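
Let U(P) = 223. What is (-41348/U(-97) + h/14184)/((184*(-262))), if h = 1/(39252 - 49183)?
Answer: 5824333198015/1514313108740736 ≈ 0.0038462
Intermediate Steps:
h = -1/9931 (h = 1/(-9931) = -1/9931 ≈ -0.00010069)
(-41348/U(-97) + h/14184)/((184*(-262))) = (-41348/223 - 1/9931/14184)/((184*(-262))) = (-41348*1/223 - 1/9931*1/14184)/(-48208) = (-41348/223 - 1/140861304)*(-1/48208) = -5824333198015/31412070792*(-1/48208) = 5824333198015/1514313108740736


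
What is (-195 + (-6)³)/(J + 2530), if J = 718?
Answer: -411/3248 ≈ -0.12654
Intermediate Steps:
(-195 + (-6)³)/(J + 2530) = (-195 + (-6)³)/(718 + 2530) = (-195 - 216)/3248 = -411*1/3248 = -411/3248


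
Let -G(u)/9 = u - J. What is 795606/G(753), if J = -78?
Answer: -265202/2493 ≈ -106.38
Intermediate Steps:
G(u) = -702 - 9*u (G(u) = -9*(u - 1*(-78)) = -9*(u + 78) = -9*(78 + u) = -702 - 9*u)
795606/G(753) = 795606/(-702 - 9*753) = 795606/(-702 - 6777) = 795606/(-7479) = 795606*(-1/7479) = -265202/2493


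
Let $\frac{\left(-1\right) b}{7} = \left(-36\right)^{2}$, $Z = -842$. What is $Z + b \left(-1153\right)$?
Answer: $10459174$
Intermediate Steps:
$b = -9072$ ($b = - 7 \left(-36\right)^{2} = \left(-7\right) 1296 = -9072$)
$Z + b \left(-1153\right) = -842 - -10460016 = -842 + 10460016 = 10459174$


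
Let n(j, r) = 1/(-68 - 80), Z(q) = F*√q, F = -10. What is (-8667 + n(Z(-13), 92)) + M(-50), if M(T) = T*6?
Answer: -1327117/148 ≈ -8967.0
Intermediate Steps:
M(T) = 6*T
Z(q) = -10*√q
n(j, r) = -1/148 (n(j, r) = 1/(-148) = -1/148)
(-8667 + n(Z(-13), 92)) + M(-50) = (-8667 - 1/148) + 6*(-50) = -1282717/148 - 300 = -1327117/148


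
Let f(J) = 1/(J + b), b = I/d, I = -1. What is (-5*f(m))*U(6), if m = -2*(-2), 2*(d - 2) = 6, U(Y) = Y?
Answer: -150/19 ≈ -7.8947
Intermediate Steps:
d = 5 (d = 2 + (½)*6 = 2 + 3 = 5)
b = -⅕ (b = -1/5 = -1*⅕ = -⅕ ≈ -0.20000)
m = 4
f(J) = 1/(-⅕ + J) (f(J) = 1/(J - ⅕) = 1/(-⅕ + J))
(-5*f(m))*U(6) = -25/(-1 + 5*4)*6 = -25/(-1 + 20)*6 = -25/19*6 = -150/19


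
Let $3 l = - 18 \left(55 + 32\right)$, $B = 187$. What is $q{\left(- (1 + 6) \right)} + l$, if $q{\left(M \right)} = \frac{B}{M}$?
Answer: $- \frac{3841}{7} \approx -548.71$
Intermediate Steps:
$l = -522$ ($l = \frac{\left(-18\right) \left(55 + 32\right)}{3} = \frac{\left(-18\right) 87}{3} = \frac{1}{3} \left(-1566\right) = -522$)
$q{\left(M \right)} = \frac{187}{M}$
$q{\left(- (1 + 6) \right)} + l = \frac{187}{\left(-1\right) \left(1 + 6\right)} - 522 = \frac{187}{\left(-1\right) 7} - 522 = \frac{187}{-7} - 522 = 187 \left(- \frac{1}{7}\right) - 522 = - \frac{187}{7} - 522 = - \frac{3841}{7}$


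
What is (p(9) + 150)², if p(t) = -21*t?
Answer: 1521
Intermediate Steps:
(p(9) + 150)² = (-21*9 + 150)² = (-189 + 150)² = (-39)² = 1521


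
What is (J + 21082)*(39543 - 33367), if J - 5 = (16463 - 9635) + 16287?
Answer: 272991552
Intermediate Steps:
J = 23120 (J = 5 + ((16463 - 9635) + 16287) = 5 + (6828 + 16287) = 5 + 23115 = 23120)
(J + 21082)*(39543 - 33367) = (23120 + 21082)*(39543 - 33367) = 44202*6176 = 272991552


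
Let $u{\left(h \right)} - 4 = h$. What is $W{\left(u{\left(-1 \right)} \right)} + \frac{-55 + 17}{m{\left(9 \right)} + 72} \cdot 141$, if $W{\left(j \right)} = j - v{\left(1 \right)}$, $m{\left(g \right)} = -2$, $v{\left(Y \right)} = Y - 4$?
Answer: $- \frac{2469}{35} \approx -70.543$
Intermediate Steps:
$u{\left(h \right)} = 4 + h$
$v{\left(Y \right)} = -4 + Y$
$W{\left(j \right)} = 3 + j$ ($W{\left(j \right)} = j - \left(-4 + 1\right) = j - -3 = j + 3 = 3 + j$)
$W{\left(u{\left(-1 \right)} \right)} + \frac{-55 + 17}{m{\left(9 \right)} + 72} \cdot 141 = \left(3 + \left(4 - 1\right)\right) + \frac{-55 + 17}{-2 + 72} \cdot 141 = \left(3 + 3\right) + - \frac{38}{70} \cdot 141 = 6 + \left(-38\right) \frac{1}{70} \cdot 141 = 6 - \frac{2679}{35} = - \frac{2469}{35}$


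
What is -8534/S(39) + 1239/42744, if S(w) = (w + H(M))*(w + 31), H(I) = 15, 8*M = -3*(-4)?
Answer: -30007823/13464360 ≈ -2.2287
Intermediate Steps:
M = 3/2 (M = (-3*(-4))/8 = (⅛)*12 = 3/2 ≈ 1.5000)
S(w) = (15 + w)*(31 + w) (S(w) = (w + 15)*(w + 31) = (15 + w)*(31 + w))
-8534/S(39) + 1239/42744 = -8534/(465 + 39² + 46*39) + 1239/42744 = -8534/(465 + 1521 + 1794) + 1239*(1/42744) = -8534/3780 + 413/14248 = -8534*1/3780 + 413/14248 = -4267/1890 + 413/14248 = -30007823/13464360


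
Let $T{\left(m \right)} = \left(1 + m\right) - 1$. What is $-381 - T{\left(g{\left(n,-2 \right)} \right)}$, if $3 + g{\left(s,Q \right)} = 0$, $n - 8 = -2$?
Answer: $-378$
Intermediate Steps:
$n = 6$ ($n = 8 - 2 = 6$)
$g{\left(s,Q \right)} = -3$ ($g{\left(s,Q \right)} = -3 + 0 = -3$)
$T{\left(m \right)} = m$
$-381 - T{\left(g{\left(n,-2 \right)} \right)} = -381 - -3 = -381 + 3 = -378$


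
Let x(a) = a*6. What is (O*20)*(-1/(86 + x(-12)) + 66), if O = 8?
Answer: 73840/7 ≈ 10549.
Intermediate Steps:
x(a) = 6*a
(O*20)*(-1/(86 + x(-12)) + 66) = (8*20)*(-1/(86 + 6*(-12)) + 66) = 160*(-1/(86 - 72) + 66) = 160*(-1/14 + 66) = 160*(923/14) = 73840/7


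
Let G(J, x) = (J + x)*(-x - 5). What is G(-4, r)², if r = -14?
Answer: 26244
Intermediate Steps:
G(J, x) = (-5 - x)*(J + x) (G(J, x) = (J + x)*(-5 - x) = (-5 - x)*(J + x))
G(-4, r)² = (-1*(-14)² - 5*(-4) - 5*(-14) - 1*(-4)*(-14))² = (-1*196 + 20 + 70 - 56)² = (-196 + 20 + 70 - 56)² = (-162)² = 26244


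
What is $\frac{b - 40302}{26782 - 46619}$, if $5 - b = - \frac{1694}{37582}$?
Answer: $\frac{757220080}{372757067} \approx 2.0314$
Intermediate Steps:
$b = \frac{94802}{18791}$ ($b = 5 - - \frac{1694}{37582} = 5 - \left(-1694\right) \frac{1}{37582} = 5 - - \frac{847}{18791} = 5 + \frac{847}{18791} = \frac{94802}{18791} \approx 5.0451$)
$\frac{b - 40302}{26782 - 46619} = \frac{\frac{94802}{18791} - 40302}{26782 - 46619} = - \frac{757220080}{18791 \left(-19837\right)} = \left(- \frac{757220080}{18791}\right) \left(- \frac{1}{19837}\right) = \frac{757220080}{372757067}$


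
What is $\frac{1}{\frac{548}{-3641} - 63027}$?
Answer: $- \frac{3641}{229481855} \approx -1.5866 \cdot 10^{-5}$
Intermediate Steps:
$\frac{1}{\frac{548}{-3641} - 63027} = \frac{1}{548 \left(- \frac{1}{3641}\right) - 63027} = \frac{1}{- \frac{548}{3641} - 63027} = \frac{1}{- \frac{229481855}{3641}} = - \frac{3641}{229481855}$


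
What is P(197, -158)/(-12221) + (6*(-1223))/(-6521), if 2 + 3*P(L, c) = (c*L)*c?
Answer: -10600210644/79693141 ≈ -133.01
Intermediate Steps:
P(L, c) = -⅔ + L*c²/3 (P(L, c) = -⅔ + ((c*L)*c)/3 = -⅔ + ((L*c)*c)/3 = -⅔ + (L*c²)/3 = -⅔ + L*c²/3)
P(197, -158)/(-12221) + (6*(-1223))/(-6521) = (-⅔ + (⅓)*197*(-158)²)/(-12221) + (6*(-1223))/(-6521) = (-⅔ + (⅓)*197*24964)*(-1/12221) - 7338*(-1/6521) = (-⅔ + 4917908/3)*(-1/12221) + 7338/6521 = 1639302*(-1/12221) + 7338/6521 = -1639302/12221 + 7338/6521 = -10600210644/79693141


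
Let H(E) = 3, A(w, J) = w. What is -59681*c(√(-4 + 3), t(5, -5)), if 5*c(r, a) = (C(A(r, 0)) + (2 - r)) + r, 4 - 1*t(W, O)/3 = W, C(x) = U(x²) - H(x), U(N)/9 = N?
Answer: 119362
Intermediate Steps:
U(N) = 9*N
C(x) = -3 + 9*x² (C(x) = 9*x² - 1*3 = 9*x² - 3 = -3 + 9*x²)
t(W, O) = 12 - 3*W
c(r, a) = -⅕ + 9*r²/5 (c(r, a) = (((-3 + 9*r²) + (2 - r)) + r)/5 = ((-1 - r + 9*r²) + r)/5 = (-1 + 9*r²)/5 = -⅕ + 9*r²/5)
-59681*c(√(-4 + 3), t(5, -5)) = -59681*(-⅕ + 9*(√(-4 + 3))²/5) = -59681*(-⅕ + 9*(√(-1))²/5) = -59681*(-⅕ + 9*I²/5) = -59681*(-⅕ + (9/5)*(-1)) = -59681*(-⅕ - 9/5) = -59681*(-2) = 119362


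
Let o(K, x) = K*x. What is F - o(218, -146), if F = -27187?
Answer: 4641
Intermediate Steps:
F - o(218, -146) = -27187 - 218*(-146) = -27187 - 1*(-31828) = -27187 + 31828 = 4641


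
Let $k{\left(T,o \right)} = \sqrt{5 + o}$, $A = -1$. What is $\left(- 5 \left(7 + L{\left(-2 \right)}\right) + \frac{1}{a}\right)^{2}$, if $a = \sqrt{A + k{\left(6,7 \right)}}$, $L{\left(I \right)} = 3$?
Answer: $\left(-50 + \frac{1}{\sqrt{-1 + 2 \sqrt{3}}}\right)^{2} \approx 2436.7$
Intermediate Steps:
$a = \sqrt{-1 + 2 \sqrt{3}}$ ($a = \sqrt{-1 + \sqrt{5 + 7}} = \sqrt{-1 + \sqrt{12}} = \sqrt{-1 + 2 \sqrt{3}} \approx 1.5697$)
$\left(- 5 \left(7 + L{\left(-2 \right)}\right) + \frac{1}{a}\right)^{2} = \left(- 5 \left(7 + 3\right) + \frac{1}{\sqrt{-1 + 2 \sqrt{3}}}\right)^{2} = \left(\left(-5\right) 10 + \frac{1}{\sqrt{-1 + 2 \sqrt{3}}}\right)^{2} = \left(-50 + \frac{1}{\sqrt{-1 + 2 \sqrt{3}}}\right)^{2}$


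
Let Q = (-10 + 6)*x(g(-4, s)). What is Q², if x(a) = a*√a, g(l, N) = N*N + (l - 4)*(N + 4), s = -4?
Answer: 65536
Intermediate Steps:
g(l, N) = N² + (-4 + l)*(4 + N)
x(a) = a^(3/2)
Q = -256 (Q = (-10 + 6)*(-16 + (-4)² - 4*(-4) + 4*(-4) - 4*(-4))^(3/2) = -4*(-16 + 16 + 16 - 16 + 16)^(3/2) = -4*16^(3/2) = -4*64 = -256)
Q² = (-256)² = 65536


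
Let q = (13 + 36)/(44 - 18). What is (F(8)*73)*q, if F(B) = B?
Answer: 14308/13 ≈ 1100.6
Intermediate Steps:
q = 49/26 ≈ 1.8846
(F(8)*73)*q = (8*73)*(49/26) = 584*(49/26) = 14308/13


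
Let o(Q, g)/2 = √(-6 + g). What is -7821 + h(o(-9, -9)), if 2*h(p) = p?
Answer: -7821 + I*√15 ≈ -7821.0 + 3.873*I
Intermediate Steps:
o(Q, g) = 2*√(-6 + g)
h(p) = p/2
-7821 + h(o(-9, -9)) = -7821 + (2*√(-6 - 9))/2 = -7821 + (2*√(-15))/2 = -7821 + (2*(I*√15))/2 = -7821 + (2*I*√15)/2 = -7821 + I*√15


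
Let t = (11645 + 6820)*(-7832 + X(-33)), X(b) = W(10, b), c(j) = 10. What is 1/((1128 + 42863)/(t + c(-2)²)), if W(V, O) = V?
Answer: -144433130/43991 ≈ -3283.2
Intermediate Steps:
X(b) = 10
t = -144433230 (t = (11645 + 6820)*(-7832 + 10) = 18465*(-7822) = -144433230)
1/((1128 + 42863)/(t + c(-2)²)) = 1/((1128 + 42863)/(-144433230 + 10²)) = 1/(43991/(-144433230 + 100)) = 1/(43991/(-144433130)) = 1/(43991*(-1/144433130)) = 1/(-43991/144433130) = -144433130/43991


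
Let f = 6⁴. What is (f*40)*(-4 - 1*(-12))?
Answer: 414720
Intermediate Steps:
f = 1296
(f*40)*(-4 - 1*(-12)) = (1296*40)*(-4 - 1*(-12)) = 51840*(-4 + 12) = 51840*8 = 414720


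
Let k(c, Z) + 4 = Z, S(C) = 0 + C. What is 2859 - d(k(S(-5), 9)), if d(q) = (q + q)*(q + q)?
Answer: 2759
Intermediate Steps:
S(C) = C
k(c, Z) = -4 + Z
d(q) = 4*q² (d(q) = (2*q)*(2*q) = 4*q²)
2859 - d(k(S(-5), 9)) = 2859 - 4*(-4 + 9)² = 2859 - 4*5² = 2859 - 4*25 = 2859 - 1*100 = 2859 - 100 = 2759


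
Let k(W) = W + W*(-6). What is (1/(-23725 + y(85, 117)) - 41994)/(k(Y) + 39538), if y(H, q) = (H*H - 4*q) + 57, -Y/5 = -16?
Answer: -710160535/661862718 ≈ -1.0730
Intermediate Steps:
Y = 80 (Y = -5*(-16) = 80)
y(H, q) = 57 + H² - 4*q (y(H, q) = (H² - 4*q) + 57 = 57 + H² - 4*q)
k(W) = -5*W (k(W) = W - 6*W = -5*W)
(1/(-23725 + y(85, 117)) - 41994)/(k(Y) + 39538) = (1/(-23725 + (57 + 85² - 4*117)) - 41994)/(-5*80 + 39538) = (1/(-23725 + (57 + 7225 - 468)) - 41994)/(-400 + 39538) = (1/(-23725 + 6814) - 41994)/39138 = (1/(-16911) - 41994)*(1/39138) = (-1/16911 - 41994)*(1/39138) = -710160535/16911*1/39138 = -710160535/661862718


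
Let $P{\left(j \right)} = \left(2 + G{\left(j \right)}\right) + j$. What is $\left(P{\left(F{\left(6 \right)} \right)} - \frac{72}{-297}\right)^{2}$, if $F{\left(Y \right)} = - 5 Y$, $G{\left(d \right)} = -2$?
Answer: $\frac{964324}{1089} \approx 885.51$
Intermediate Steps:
$P{\left(j \right)} = j$ ($P{\left(j \right)} = \left(2 - 2\right) + j = 0 + j = j$)
$\left(P{\left(F{\left(6 \right)} \right)} - \frac{72}{-297}\right)^{2} = \left(\left(-5\right) 6 - \frac{72}{-297}\right)^{2} = \left(-30 - - \frac{8}{33}\right)^{2} = \left(-30 + \frac{8}{33}\right)^{2} = \left(- \frac{982}{33}\right)^{2} = \frac{964324}{1089}$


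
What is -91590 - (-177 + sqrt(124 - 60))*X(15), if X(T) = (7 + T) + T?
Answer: -85337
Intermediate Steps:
X(T) = 7 + 2*T
-91590 - (-177 + sqrt(124 - 60))*X(15) = -91590 - (-177 + sqrt(124 - 60))*(7 + 2*15) = -91590 - (-177 + sqrt(64))*(7 + 30) = -91590 - (-177 + 8)*37 = -91590 - (-169)*37 = -91590 - 1*(-6253) = -91590 + 6253 = -85337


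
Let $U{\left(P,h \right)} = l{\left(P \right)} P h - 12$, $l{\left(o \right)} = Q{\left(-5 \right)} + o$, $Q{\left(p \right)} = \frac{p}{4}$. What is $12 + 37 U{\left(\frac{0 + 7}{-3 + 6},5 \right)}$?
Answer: $\frac{1283}{36} \approx 35.639$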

........

EXERCISE OBJECTIVE = In exact wording, restate the lines of the data above from the first through the one holding "Let -G(u)/9 = u", and stop after that line.

SOLUTION TO THE PROBLEM =
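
Let U(P) = 223. What is (-41348/U(-97) + h/14184)/((184*(-262))), if h = 1/(39252 - 49183)?
Answer: 5824333198015/1514313108740736 ≈ 0.0038462
Intermediate Steps:
h = -1/9931 (h = 1/(-9931) = -1/9931 ≈ -0.00010069)
(-41348/U(-97) + h/14184)/((184*(-262))) = (-41348/223 - 1/9931/14184)/((184*(-262))) = (-41348*1/223 - 1/9931*1/14184)/(-48208) = (-41348/223 - 1/140861304)*(-1/48208) = -5824333198015/31412070792*(-1/48208) = 5824333198015/1514313108740736


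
What is (-195 + (-6)³)/(J + 2530), if J = 718?
Answer: -411/3248 ≈ -0.12654
Intermediate Steps:
(-195 + (-6)³)/(J + 2530) = (-195 + (-6)³)/(718 + 2530) = (-195 - 216)/3248 = -411*1/3248 = -411/3248


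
Let -G(u)/9 = u - J. What is 795606/G(753), if J = -78?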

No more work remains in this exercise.